Segment Start: Input data

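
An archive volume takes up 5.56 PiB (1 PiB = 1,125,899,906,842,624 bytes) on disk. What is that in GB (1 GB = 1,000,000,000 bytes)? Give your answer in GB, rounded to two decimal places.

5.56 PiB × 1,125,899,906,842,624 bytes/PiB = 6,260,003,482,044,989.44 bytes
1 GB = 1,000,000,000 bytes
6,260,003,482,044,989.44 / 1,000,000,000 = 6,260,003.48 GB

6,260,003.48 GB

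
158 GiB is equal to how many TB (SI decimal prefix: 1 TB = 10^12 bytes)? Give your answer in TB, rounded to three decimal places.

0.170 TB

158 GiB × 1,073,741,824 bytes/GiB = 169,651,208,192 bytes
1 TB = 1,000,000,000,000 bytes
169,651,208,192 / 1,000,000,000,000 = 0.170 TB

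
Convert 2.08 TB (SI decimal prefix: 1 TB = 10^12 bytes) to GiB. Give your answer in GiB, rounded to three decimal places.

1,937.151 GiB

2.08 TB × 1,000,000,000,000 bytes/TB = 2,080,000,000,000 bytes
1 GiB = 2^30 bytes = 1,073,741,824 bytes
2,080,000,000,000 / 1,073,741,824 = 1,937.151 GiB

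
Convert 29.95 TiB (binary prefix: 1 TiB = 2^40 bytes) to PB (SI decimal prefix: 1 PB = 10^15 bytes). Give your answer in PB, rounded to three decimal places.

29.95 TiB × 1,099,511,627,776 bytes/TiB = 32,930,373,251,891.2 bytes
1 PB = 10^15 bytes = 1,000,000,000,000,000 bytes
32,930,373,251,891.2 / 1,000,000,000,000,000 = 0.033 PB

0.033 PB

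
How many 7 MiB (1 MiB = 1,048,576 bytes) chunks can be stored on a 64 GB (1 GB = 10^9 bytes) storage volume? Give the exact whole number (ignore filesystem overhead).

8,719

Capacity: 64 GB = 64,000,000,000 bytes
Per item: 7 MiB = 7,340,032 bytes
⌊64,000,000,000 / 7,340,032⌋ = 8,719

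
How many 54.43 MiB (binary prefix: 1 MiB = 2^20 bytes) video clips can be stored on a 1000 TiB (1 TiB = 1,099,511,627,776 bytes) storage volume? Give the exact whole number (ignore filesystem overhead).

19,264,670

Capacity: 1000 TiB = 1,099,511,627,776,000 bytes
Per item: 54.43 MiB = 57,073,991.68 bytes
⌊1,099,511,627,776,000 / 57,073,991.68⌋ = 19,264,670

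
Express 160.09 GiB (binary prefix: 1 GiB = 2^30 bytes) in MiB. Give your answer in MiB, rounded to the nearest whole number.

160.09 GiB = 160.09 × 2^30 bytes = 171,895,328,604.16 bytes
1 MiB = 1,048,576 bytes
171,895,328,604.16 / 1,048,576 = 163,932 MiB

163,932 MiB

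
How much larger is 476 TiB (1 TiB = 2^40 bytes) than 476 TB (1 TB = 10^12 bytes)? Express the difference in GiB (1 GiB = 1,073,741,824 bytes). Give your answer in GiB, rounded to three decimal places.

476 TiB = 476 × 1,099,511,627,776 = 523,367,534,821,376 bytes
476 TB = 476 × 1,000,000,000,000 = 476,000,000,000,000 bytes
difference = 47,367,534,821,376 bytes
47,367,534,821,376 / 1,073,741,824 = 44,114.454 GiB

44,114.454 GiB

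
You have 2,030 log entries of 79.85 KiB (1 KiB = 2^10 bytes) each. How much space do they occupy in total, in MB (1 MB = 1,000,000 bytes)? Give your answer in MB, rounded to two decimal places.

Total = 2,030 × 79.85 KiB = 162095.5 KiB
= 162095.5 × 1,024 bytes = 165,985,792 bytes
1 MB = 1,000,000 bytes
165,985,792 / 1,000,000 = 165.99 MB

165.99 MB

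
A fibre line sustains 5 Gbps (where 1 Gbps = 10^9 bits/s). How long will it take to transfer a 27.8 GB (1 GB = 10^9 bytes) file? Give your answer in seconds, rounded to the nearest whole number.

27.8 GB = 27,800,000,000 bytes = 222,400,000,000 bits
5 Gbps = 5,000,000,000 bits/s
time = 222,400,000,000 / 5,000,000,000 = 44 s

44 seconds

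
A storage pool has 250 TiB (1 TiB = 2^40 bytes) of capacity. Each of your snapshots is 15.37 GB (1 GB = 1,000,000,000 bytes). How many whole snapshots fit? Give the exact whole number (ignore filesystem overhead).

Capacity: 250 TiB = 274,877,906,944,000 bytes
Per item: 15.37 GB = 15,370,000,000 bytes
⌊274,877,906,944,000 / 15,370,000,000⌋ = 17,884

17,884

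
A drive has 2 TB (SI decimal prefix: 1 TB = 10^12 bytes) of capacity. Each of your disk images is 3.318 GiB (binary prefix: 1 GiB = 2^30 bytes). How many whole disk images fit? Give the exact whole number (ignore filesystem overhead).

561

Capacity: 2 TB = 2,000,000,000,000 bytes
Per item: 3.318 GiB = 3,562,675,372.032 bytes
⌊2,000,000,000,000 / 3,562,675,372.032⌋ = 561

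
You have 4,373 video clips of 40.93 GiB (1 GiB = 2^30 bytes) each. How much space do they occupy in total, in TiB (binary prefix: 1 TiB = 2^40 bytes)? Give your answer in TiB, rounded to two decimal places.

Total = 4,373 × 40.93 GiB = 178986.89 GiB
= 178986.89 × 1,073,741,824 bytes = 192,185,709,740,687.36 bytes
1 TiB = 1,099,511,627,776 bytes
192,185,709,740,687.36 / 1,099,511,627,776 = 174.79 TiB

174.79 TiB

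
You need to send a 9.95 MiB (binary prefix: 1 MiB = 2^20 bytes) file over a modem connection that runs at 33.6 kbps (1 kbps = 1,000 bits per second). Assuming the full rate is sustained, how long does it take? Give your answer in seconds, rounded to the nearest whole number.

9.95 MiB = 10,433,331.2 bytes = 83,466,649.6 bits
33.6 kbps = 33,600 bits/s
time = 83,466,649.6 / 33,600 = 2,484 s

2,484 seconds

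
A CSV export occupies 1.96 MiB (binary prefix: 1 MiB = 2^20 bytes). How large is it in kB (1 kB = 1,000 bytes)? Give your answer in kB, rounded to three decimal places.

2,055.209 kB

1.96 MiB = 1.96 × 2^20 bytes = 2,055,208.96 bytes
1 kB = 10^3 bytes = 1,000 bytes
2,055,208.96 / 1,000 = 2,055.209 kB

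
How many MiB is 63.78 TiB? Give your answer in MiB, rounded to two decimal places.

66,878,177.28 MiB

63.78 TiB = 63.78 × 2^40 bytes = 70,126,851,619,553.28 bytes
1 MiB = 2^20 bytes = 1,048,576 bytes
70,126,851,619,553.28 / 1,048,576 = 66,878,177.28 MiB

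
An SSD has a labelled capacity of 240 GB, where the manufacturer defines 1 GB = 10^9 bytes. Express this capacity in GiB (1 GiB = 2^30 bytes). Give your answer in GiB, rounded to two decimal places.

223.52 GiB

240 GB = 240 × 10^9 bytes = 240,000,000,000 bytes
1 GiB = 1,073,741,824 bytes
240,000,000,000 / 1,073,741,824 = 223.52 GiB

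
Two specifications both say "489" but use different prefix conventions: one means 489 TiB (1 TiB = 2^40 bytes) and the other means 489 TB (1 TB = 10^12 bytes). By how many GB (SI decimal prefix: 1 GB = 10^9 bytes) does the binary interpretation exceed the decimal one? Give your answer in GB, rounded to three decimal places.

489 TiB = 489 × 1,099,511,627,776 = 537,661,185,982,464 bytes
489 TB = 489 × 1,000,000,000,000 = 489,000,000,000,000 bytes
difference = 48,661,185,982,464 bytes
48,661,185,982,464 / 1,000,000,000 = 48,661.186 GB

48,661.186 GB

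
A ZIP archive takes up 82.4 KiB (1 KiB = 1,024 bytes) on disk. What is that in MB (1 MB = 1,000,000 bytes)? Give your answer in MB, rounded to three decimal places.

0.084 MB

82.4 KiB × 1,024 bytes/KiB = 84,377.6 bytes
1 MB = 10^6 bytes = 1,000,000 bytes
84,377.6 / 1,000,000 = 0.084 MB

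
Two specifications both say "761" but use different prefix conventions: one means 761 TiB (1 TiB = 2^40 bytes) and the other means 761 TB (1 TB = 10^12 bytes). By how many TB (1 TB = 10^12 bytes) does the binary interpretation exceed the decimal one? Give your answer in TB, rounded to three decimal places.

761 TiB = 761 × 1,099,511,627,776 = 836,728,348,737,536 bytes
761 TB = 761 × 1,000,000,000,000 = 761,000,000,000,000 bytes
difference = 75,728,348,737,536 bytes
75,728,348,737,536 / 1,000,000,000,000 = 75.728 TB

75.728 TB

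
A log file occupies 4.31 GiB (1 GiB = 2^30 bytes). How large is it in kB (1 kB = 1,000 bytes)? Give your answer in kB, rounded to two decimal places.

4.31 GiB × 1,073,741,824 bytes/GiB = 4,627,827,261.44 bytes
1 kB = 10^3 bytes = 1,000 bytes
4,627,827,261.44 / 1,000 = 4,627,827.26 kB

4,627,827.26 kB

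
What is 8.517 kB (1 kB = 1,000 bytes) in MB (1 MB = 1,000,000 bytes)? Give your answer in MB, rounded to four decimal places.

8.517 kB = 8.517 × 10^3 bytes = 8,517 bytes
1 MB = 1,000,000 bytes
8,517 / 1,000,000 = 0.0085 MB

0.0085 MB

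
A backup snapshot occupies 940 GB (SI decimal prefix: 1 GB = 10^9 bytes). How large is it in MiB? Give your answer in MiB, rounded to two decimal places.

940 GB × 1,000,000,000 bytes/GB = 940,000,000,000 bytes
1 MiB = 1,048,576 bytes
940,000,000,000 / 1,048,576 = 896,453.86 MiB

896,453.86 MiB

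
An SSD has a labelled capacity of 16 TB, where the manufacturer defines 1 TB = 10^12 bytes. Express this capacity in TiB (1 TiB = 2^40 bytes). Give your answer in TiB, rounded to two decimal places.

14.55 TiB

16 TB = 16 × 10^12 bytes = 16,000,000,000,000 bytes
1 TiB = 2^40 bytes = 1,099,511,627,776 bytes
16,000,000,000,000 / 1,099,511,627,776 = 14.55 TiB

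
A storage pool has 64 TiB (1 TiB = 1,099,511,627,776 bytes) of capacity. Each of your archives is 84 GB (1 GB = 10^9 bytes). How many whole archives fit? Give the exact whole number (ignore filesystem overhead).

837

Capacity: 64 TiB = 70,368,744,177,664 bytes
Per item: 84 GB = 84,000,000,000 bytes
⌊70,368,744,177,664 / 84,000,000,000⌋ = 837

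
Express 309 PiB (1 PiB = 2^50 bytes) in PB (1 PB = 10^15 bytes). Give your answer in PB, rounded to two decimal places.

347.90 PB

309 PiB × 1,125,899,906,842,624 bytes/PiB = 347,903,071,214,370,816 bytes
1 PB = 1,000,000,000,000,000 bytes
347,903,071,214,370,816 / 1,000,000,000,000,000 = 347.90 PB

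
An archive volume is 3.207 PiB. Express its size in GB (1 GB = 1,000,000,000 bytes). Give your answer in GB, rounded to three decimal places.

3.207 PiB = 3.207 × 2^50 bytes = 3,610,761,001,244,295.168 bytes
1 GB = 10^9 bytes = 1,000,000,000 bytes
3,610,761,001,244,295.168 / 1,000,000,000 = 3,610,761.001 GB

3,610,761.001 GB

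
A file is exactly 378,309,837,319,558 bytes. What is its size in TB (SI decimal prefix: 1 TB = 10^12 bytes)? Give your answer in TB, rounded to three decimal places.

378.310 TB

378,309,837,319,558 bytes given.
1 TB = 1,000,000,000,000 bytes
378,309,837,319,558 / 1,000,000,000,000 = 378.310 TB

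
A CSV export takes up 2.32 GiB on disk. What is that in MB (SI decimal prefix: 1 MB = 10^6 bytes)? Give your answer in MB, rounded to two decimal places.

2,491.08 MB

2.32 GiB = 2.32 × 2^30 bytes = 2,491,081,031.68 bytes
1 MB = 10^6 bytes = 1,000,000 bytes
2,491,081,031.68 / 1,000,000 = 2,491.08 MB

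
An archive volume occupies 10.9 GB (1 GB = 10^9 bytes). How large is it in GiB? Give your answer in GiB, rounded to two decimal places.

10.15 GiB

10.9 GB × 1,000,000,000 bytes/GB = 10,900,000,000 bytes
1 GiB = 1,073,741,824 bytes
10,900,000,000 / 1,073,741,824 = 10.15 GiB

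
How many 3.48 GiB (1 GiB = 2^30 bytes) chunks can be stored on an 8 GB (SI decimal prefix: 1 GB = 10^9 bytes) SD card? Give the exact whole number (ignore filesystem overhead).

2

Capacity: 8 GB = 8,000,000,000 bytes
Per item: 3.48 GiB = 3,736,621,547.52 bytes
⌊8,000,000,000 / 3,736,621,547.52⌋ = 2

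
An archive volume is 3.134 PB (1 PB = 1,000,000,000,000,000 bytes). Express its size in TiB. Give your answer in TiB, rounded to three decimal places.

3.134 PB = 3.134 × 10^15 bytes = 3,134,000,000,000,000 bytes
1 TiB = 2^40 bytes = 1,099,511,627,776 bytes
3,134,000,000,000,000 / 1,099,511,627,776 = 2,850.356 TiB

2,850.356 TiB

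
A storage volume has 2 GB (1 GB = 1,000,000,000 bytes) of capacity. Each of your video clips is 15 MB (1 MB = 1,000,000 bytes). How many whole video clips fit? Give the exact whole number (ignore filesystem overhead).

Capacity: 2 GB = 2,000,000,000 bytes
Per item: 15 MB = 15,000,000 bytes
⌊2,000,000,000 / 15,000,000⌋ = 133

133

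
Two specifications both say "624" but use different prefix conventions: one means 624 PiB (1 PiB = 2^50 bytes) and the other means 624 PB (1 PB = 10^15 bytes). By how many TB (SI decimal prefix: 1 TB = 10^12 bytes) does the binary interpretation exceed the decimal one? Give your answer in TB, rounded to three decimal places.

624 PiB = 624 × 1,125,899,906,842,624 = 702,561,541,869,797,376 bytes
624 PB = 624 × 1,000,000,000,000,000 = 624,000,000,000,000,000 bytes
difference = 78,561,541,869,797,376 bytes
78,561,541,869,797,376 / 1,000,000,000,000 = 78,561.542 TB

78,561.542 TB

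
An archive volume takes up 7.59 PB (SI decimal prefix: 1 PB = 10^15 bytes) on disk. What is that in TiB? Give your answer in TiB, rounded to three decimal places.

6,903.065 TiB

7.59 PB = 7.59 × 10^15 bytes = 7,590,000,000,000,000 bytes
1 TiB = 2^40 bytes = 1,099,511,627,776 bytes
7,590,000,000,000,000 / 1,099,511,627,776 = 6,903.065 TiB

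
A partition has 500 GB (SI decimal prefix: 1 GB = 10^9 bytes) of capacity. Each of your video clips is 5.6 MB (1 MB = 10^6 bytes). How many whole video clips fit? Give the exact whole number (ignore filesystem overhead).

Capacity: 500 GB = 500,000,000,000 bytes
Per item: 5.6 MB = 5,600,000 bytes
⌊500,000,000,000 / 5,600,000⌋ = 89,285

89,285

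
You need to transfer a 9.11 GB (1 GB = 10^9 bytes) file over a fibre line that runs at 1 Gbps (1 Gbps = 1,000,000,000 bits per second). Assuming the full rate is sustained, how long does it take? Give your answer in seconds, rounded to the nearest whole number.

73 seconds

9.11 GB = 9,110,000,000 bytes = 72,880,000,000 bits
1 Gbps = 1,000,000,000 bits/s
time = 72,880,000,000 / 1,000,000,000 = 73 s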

Segment End: Input data

#### Prompt:
Transcribe the records above exactly, but only from the line that contains "A partition has" through their final line, inclusive.

#### Completed task:
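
A partition has 500 GB (SI decimal prefix: 1 GB = 10^9 bytes) of capacity. Each of your video clips is 5.6 MB (1 MB = 10^6 bytes). How many whole video clips fit? Give the exact whole number (ignore filesystem overhead).

Capacity: 500 GB = 500,000,000,000 bytes
Per item: 5.6 MB = 5,600,000 bytes
⌊500,000,000,000 / 5,600,000⌋ = 89,285

89,285

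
You need to transfer a 9.11 GB (1 GB = 10^9 bytes) file over a fibre line that runs at 1 Gbps (1 Gbps = 1,000,000,000 bits per second). Assuming the full rate is sustained, how long does it take? Give your answer in seconds, rounded to the nearest whole number.

73 seconds

9.11 GB = 9,110,000,000 bytes = 72,880,000,000 bits
1 Gbps = 1,000,000,000 bits/s
time = 72,880,000,000 / 1,000,000,000 = 73 s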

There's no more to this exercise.